Set down each entry exactly as it stands, without altering a single character.

-------- Source data

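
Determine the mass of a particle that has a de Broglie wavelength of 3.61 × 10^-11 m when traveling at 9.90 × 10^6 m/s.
1.85 × 10^-30 kg

From the de Broglie relation λ = h/(mv), we solve for m:

m = h/(λv)
m = (6.626 × 10^-34 J·s) / (3.61 × 10^-11 m × 9.90 × 10^6 m/s)
m = 1.85 × 10^-30 kg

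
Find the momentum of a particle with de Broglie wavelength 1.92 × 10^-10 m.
3.45 × 10^-24 kg·m/s

From the de Broglie relation λ = h/p, we solve for p:

p = h/λ
p = (6.626 × 10^-34 J·s) / (1.92 × 10^-10 m)
p = 3.45 × 10^-24 kg·m/s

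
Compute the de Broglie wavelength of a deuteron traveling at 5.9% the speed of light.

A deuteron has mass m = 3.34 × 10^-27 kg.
1.12 × 10^-14 m

Using the de Broglie relation λ = h/(mv):

v = 5.9% × c = 1.769 × 10^7 m/s

λ = h/(mv)
λ = (6.626 × 10^-34 J·s) / (3.34 × 10^-27 kg × 1.769 × 10^7 m/s)
λ = 1.12 × 10^-14 m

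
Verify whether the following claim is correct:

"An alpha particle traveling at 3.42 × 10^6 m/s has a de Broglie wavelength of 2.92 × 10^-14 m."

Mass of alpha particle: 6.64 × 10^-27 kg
True

The claim is correct.

Using λ = h/(mv):
λ = (6.626 × 10^-34 J·s) / (6.64 × 10^-27 kg × 3.42 × 10^6 m/s)
λ = 2.92 × 10^-14 m

This matches the claimed value.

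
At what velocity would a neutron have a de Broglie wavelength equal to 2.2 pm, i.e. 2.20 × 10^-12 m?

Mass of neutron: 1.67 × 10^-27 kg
1.80 × 10^5 m/s

From λ = h/(mv), solve for v:

v = h/(mλ)
v = (6.626 × 10^-34 J·s) / (1.67 × 10^-27 kg × 2.20 × 10^-12 m)
v = 1.80 × 10^5 m/s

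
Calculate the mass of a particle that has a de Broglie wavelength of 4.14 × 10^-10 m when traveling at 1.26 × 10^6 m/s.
1.27 × 10^-30 kg

From the de Broglie relation λ = h/(mv), we solve for m:

m = h/(λv)
m = (6.626 × 10^-34 J·s) / (4.14 × 10^-10 m × 1.26 × 10^6 m/s)
m = 1.27 × 10^-30 kg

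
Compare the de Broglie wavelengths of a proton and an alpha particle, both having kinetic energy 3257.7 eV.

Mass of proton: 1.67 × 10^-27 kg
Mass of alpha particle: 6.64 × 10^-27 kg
The proton has the longer wavelength.

Using λ = h/√(2mKE):

For proton: λ₁ = h/√(2m₁KE) = 5.02 × 10^-13 m
For alpha particle: λ₂ = h/√(2m₂KE) = 2.52 × 10^-13 m

Since λ ∝ 1/√m at constant kinetic energy, the lighter particle has the longer wavelength.

The proton has the longer de Broglie wavelength.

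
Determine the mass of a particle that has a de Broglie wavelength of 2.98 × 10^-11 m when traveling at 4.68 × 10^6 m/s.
4.75 × 10^-30 kg

From the de Broglie relation λ = h/(mv), we solve for m:

m = h/(λv)
m = (6.626 × 10^-34 J·s) / (2.98 × 10^-11 m × 4.68 × 10^6 m/s)
m = 4.75 × 10^-30 kg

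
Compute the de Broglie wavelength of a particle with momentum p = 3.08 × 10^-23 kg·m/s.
2.15 × 10^-11 m

Using the de Broglie relation λ = h/p:

λ = h/p
λ = (6.626 × 10^-34 J·s) / (3.08 × 10^-23 kg·m/s)
λ = 2.15 × 10^-11 m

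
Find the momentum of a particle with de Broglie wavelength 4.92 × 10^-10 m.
1.35 × 10^-24 kg·m/s

From the de Broglie relation λ = h/p, we solve for p:

p = h/λ
p = (6.626 × 10^-34 J·s) / (4.92 × 10^-10 m)
p = 1.35 × 10^-24 kg·m/s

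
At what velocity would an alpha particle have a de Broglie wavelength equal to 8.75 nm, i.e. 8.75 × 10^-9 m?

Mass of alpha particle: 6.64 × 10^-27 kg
1.14 × 10^1 m/s

From λ = h/(mv), solve for v:

v = h/(mλ)
v = (6.626 × 10^-34 J·s) / (6.64 × 10^-27 kg × 8.75 × 10^-9 m)
v = 1.14 × 10^1 m/s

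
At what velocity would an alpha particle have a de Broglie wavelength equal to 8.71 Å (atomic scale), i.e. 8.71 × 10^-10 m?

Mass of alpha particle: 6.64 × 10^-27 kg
1.15 × 10^2 m/s

From λ = h/(mv), solve for v:

v = h/(mλ)
v = (6.626 × 10^-34 J·s) / (6.64 × 10^-27 kg × 8.71 × 10^-10 m)
v = 1.15 × 10^2 m/s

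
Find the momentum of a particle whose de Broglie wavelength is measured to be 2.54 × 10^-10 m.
2.61 × 10^-24 kg·m/s

From the de Broglie relation λ = h/p, we solve for p:

p = h/λ
p = (6.626 × 10^-34 J·s) / (2.54 × 10^-10 m)
p = 2.61 × 10^-24 kg·m/s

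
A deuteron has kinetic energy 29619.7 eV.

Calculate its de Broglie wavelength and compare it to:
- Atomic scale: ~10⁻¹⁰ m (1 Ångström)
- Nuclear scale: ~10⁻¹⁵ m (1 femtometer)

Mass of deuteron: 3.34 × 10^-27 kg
λ = 1.18 × 10^-13 m, which is between nuclear and atomic scales.

Using λ = h/√(2mKE):

KE = 29619.7 eV = 4.746 × 10^-15 J

λ = h/√(2mKE)
λ = (6.626 × 10^-34 J·s) / √(2 × 3.34 × 10^-27 kg × 4.746 × 10^-15 J)
λ = 1.18 × 10^-13 m

Comparison:
- Atomic scale (10⁻¹⁰ m): λ is 0.0012× this size
- Nuclear scale (10⁻¹⁵ m): λ is 1.2e+02× this size

The wavelength is between nuclear and atomic scales.

This wavelength is appropriate for probing atomic structure but too large for nuclear physics experiments.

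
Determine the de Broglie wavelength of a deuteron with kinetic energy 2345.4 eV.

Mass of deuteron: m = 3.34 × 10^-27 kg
4.18 × 10^-13 m

Using λ = h/√(2mKE):

First convert KE to Joules: KE = 2345.4 eV = 3.758 × 10^-16 J

λ = h/√(2mKE)
λ = (6.626 × 10^-34 J·s) / √(2 × 3.34 × 10^-27 kg × 3.758 × 10^-16 J)
λ = 4.18 × 10^-13 m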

----------------

▶ _Answer to the exercise_:
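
Determine the mass of a particle that has a de Broglie wavelength of 3.61 × 10^-11 m when traveling at 9.90 × 10^6 m/s.
1.85 × 10^-30 kg

From the de Broglie relation λ = h/(mv), we solve for m:

m = h/(λv)
m = (6.626 × 10^-34 J·s) / (3.61 × 10^-11 m × 9.90 × 10^6 m/s)
m = 1.85 × 10^-30 kg

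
Find the momentum of a particle with de Broglie wavelength 1.92 × 10^-10 m.
3.45 × 10^-24 kg·m/s

From the de Broglie relation λ = h/p, we solve for p:

p = h/λ
p = (6.626 × 10^-34 J·s) / (1.92 × 10^-10 m)
p = 3.45 × 10^-24 kg·m/s

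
Compute the de Broglie wavelength of a deuteron traveling at 5.9% the speed of light.

A deuteron has mass m = 3.34 × 10^-27 kg.
1.12 × 10^-14 m

Using the de Broglie relation λ = h/(mv):

v = 5.9% × c = 1.769 × 10^7 m/s

λ = h/(mv)
λ = (6.626 × 10^-34 J·s) / (3.34 × 10^-27 kg × 1.769 × 10^7 m/s)
λ = 1.12 × 10^-14 m

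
Verify whether the following claim is correct:

"An alpha particle traveling at 3.42 × 10^6 m/s has a de Broglie wavelength of 2.92 × 10^-14 m."

Mass of alpha particle: 6.64 × 10^-27 kg
True

The claim is correct.

Using λ = h/(mv):
λ = (6.626 × 10^-34 J·s) / (6.64 × 10^-27 kg × 3.42 × 10^6 m/s)
λ = 2.92 × 10^-14 m

This matches the claimed value.

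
At what velocity would a neutron have a de Broglie wavelength equal to 2.2 pm, i.e. 2.20 × 10^-12 m?

Mass of neutron: 1.67 × 10^-27 kg
1.80 × 10^5 m/s

From λ = h/(mv), solve for v:

v = h/(mλ)
v = (6.626 × 10^-34 J·s) / (1.67 × 10^-27 kg × 2.20 × 10^-12 m)
v = 1.80 × 10^5 m/s

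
Calculate the mass of a particle that has a de Broglie wavelength of 4.14 × 10^-10 m when traveling at 1.26 × 10^6 m/s.
1.27 × 10^-30 kg

From the de Broglie relation λ = h/(mv), we solve for m:

m = h/(λv)
m = (6.626 × 10^-34 J·s) / (4.14 × 10^-10 m × 1.26 × 10^6 m/s)
m = 1.27 × 10^-30 kg

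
Compare the de Broglie wavelengths of a proton and an alpha particle, both having kinetic energy 3257.7 eV.

Mass of proton: 1.67 × 10^-27 kg
Mass of alpha particle: 6.64 × 10^-27 kg
The proton has the longer wavelength.

Using λ = h/√(2mKE):

For proton: λ₁ = h/√(2m₁KE) = 5.02 × 10^-13 m
For alpha particle: λ₂ = h/√(2m₂KE) = 2.52 × 10^-13 m

Since λ ∝ 1/√m at constant kinetic energy, the lighter particle has the longer wavelength.

The proton has the longer de Broglie wavelength.

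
Determine the mass of a particle that has a de Broglie wavelength of 2.98 × 10^-11 m when traveling at 4.68 × 10^6 m/s.
4.75 × 10^-30 kg

From the de Broglie relation λ = h/(mv), we solve for m:

m = h/(λv)
m = (6.626 × 10^-34 J·s) / (2.98 × 10^-11 m × 4.68 × 10^6 m/s)
m = 4.75 × 10^-30 kg

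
Compute the de Broglie wavelength of a particle with momentum p = 3.08 × 10^-23 kg·m/s.
2.15 × 10^-11 m

Using the de Broglie relation λ = h/p:

λ = h/p
λ = (6.626 × 10^-34 J·s) / (3.08 × 10^-23 kg·m/s)
λ = 2.15 × 10^-11 m

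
Find the momentum of a particle with de Broglie wavelength 4.92 × 10^-10 m.
1.35 × 10^-24 kg·m/s

From the de Broglie relation λ = h/p, we solve for p:

p = h/λ
p = (6.626 × 10^-34 J·s) / (4.92 × 10^-10 m)
p = 1.35 × 10^-24 kg·m/s

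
At what velocity would an alpha particle have a de Broglie wavelength equal to 8.75 nm, i.e. 8.75 × 10^-9 m?

Mass of alpha particle: 6.64 × 10^-27 kg
1.14 × 10^1 m/s

From λ = h/(mv), solve for v:

v = h/(mλ)
v = (6.626 × 10^-34 J·s) / (6.64 × 10^-27 kg × 8.75 × 10^-9 m)
v = 1.14 × 10^1 m/s

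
At what velocity would an alpha particle have a de Broglie wavelength equal to 8.71 Å (atomic scale), i.e. 8.71 × 10^-10 m?

Mass of alpha particle: 6.64 × 10^-27 kg
1.15 × 10^2 m/s

From λ = h/(mv), solve for v:

v = h/(mλ)
v = (6.626 × 10^-34 J·s) / (6.64 × 10^-27 kg × 8.71 × 10^-10 m)
v = 1.15 × 10^2 m/s

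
Find the momentum of a particle whose de Broglie wavelength is measured to be 2.54 × 10^-10 m.
2.61 × 10^-24 kg·m/s

From the de Broglie relation λ = h/p, we solve for p:

p = h/λ
p = (6.626 × 10^-34 J·s) / (2.54 × 10^-10 m)
p = 2.61 × 10^-24 kg·m/s

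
A deuteron has kinetic energy 29619.7 eV.

Calculate its de Broglie wavelength and compare it to:
- Atomic scale: ~10⁻¹⁰ m (1 Ångström)
- Nuclear scale: ~10⁻¹⁵ m (1 femtometer)

Mass of deuteron: 3.34 × 10^-27 kg
λ = 1.18 × 10^-13 m, which is between nuclear and atomic scales.

Using λ = h/√(2mKE):

KE = 29619.7 eV = 4.746 × 10^-15 J

λ = h/√(2mKE)
λ = (6.626 × 10^-34 J·s) / √(2 × 3.34 × 10^-27 kg × 4.746 × 10^-15 J)
λ = 1.18 × 10^-13 m

Comparison:
- Atomic scale (10⁻¹⁰ m): λ is 0.0012× this size
- Nuclear scale (10⁻¹⁵ m): λ is 1.2e+02× this size

The wavelength is between nuclear and atomic scales.

This wavelength is appropriate for probing atomic structure but too large for nuclear physics experiments.

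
Determine the de Broglie wavelength of a deuteron with kinetic energy 2345.4 eV.

Mass of deuteron: m = 3.34 × 10^-27 kg
4.18 × 10^-13 m

Using λ = h/√(2mKE):

First convert KE to Joules: KE = 2345.4 eV = 3.758 × 10^-16 J

λ = h/√(2mKE)
λ = (6.626 × 10^-34 J·s) / √(2 × 3.34 × 10^-27 kg × 3.758 × 10^-16 J)
λ = 4.18 × 10^-13 m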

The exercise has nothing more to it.